** What the exercise asks **
Return every line of the listing that includes the string "continuously".
##### Information provided
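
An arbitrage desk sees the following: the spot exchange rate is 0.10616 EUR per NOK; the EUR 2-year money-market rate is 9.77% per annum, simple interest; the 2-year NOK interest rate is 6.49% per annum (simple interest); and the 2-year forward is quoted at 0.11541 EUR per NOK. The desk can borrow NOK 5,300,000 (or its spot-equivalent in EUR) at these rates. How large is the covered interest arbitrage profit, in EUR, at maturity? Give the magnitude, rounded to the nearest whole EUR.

T = 2 years.
Invest the NOK and cover forward: 5,300,000 × 1.129800 × 0.11541 = EUR 691,068.16.
Convert at spot and invest in EUR: 5,300,000 × 0.10616 × 1.195400 = EUR 672,589.42.
The quoted forward overvalues NOK, so borrow EUR, buy NOK at spot, deposit the NOK at 6.49%, and sell the proceeds forward at 0.11541.
The gap between the two covered legs is EUR 18,479.

EUR 18,479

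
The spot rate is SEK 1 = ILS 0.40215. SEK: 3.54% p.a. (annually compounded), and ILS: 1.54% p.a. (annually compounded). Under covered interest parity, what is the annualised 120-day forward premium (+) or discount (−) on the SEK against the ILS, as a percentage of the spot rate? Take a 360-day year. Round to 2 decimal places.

T = 120/360 years.
F = S · g_ILS/g_SEK = 0.40215 × 1.0051072/1.0116634 = 0.39954382.
(F − S)/S ÷ T = (0.39954382 − 0.40215)/0.40215/(120/360) = -0.019442 → -1.94%.

-1.94%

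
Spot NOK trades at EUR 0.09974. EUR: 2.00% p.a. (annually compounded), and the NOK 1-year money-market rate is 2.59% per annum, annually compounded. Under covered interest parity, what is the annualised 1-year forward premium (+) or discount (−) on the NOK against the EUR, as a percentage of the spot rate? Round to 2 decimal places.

T = 1 year.
CIP forward (EUR per NOK) = 0.09974 × 1.020000/1.025900 = 0.09916639.
(F − S)/S ÷ T = (0.09916639 − 0.09974)/0.09974/1 = -0.005751 → -0.58%.

-0.58%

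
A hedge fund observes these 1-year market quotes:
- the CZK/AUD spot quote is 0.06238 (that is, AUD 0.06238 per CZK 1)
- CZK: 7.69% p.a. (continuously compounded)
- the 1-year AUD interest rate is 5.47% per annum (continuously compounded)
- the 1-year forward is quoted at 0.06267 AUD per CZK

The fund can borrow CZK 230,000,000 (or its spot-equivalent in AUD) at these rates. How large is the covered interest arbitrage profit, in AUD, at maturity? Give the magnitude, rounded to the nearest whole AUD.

AUD 412,214

T = 1 year.
Route A — deposit CZK, sell forward: 230,000,000 × 1.0799340776 × 0.06267 = AUD 15,566,277.79.
Route B — convert at spot, deposit AUD: 230,000,000 × 0.06238 × 1.0562237 = AUD 15,154,063.91.
The quoted forward overvalues CZK, so borrow AUD, buy CZK at spot, deposit the CZK at 7.69%, and sell the proceeds forward at 0.06267.
Arbitrage profit = |15,566,277.79 − 15,154,063.91| = AUD 412,214.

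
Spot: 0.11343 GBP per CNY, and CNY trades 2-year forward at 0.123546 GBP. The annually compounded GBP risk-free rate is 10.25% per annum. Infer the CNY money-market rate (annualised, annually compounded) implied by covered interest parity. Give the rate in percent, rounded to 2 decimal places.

T = 2 years.
CIP gives F = S · g_GBP/g_CNY, so g_GBP/g_CNY = 0.123546/0.11343 = 1.0891828.
The GBP side grows by (1 + 0.1025)^2 = 1.2155063.
Hence g_CNY = 1.1159801.
Annualise: 1.1159801^(1/2) − 1 = 0.056400 = 5.64%.

5.64%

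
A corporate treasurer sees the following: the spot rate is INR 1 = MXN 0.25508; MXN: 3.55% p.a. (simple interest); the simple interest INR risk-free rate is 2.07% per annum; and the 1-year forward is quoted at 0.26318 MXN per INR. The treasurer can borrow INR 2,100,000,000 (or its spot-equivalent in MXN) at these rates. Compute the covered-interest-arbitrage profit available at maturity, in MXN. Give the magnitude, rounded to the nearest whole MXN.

T = 1 year.
Route A — deposit INR, sell forward: 2,100,000,000 × 1.020700 × 0.26318 = MXN 564,118,434.60.
Route B — convert at spot, deposit MXN: 2,100,000,000 × 0.25508 × 1.035500 = MXN 554,684,214.00.
The quoted forward overvalues INR, so borrow MXN, buy INR at spot, deposit the INR at 2.07%, and sell the proceeds forward at 0.26318.
Profit = 564,118,434.60 − 554,684,214.00 = MXN 9,434,221.

MXN 9,434,221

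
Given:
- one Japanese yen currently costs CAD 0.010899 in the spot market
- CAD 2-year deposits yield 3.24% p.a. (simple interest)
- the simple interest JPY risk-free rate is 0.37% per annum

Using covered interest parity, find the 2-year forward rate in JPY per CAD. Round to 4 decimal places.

86.8055

T = 2 years.
CAD accumulates by 1 + 0.0324×2 = 1.064800.
JPY accumulates by 1 + 0.0037×2 = 1.007400.
So F = 0.010899 × 1.064800 / 1.007400 = 0.011520007 (CAD/JPY).
Quoted the other way: 1/0.011520007 = 86.8055 JPY per CAD.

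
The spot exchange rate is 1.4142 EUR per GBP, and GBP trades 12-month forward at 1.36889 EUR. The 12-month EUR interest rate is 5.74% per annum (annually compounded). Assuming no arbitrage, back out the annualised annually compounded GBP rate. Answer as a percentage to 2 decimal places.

T = 1 year.
By CIP, F/S equals the EUR-to-GBP growth ratio: 1.36889/1.4142 = 0.9679607.
EUR growth factor: (1 + 0.0574)^1 = 1.057400.
So the GBP growth factor = 1.0923997.
Annualise: 1.0923997^(1/1) − 1 = 0.092400 = 9.24%.

9.24%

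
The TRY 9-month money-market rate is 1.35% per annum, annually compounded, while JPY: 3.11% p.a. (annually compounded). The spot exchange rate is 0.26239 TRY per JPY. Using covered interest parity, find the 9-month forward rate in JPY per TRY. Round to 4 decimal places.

3.8607

T = 9/12 years.
Growth of 1 TRY over T: (1 + 0.0135)^(9/12) = 1.010108.
JPY accumulates by (1 + 0.0311)^(9/12) = 1.0232355.
So F = 0.26239 × 1.010108 / 1.0232355 = 0.2590237 (TRY/JPY).
Invert for JPY per TRY: 1 / 0.2590237 = 3.8607.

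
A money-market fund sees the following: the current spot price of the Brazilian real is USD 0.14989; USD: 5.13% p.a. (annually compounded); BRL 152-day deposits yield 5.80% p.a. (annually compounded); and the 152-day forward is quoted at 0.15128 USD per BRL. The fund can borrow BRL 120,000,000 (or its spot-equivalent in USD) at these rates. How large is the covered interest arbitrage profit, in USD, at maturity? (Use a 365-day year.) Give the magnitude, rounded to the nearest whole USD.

USD 219,414

T = 152/365 years.
Keep in BRL, deliver into the forward: 120,000,000·1.0237567334·0.15128 = USD 18,584,870.24.
Swap to USD now, deposit: 120,000,000·0.14989·1.0210518967 = USD 18,365,456.26.
The quoted forward overvalues BRL, so borrow USD, buy BRL at spot, deposit the BRL at 5.80%, and sell the proceeds forward at 0.15128.
Profit = 18,584,870.24 − 18,365,456.26 = USD 219,414.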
##########
** Response to the exercise **
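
- CZK: 7.69% p.a. (continuously compounded)
- the 1-year AUD interest rate is 5.47% per annum (continuously compounded)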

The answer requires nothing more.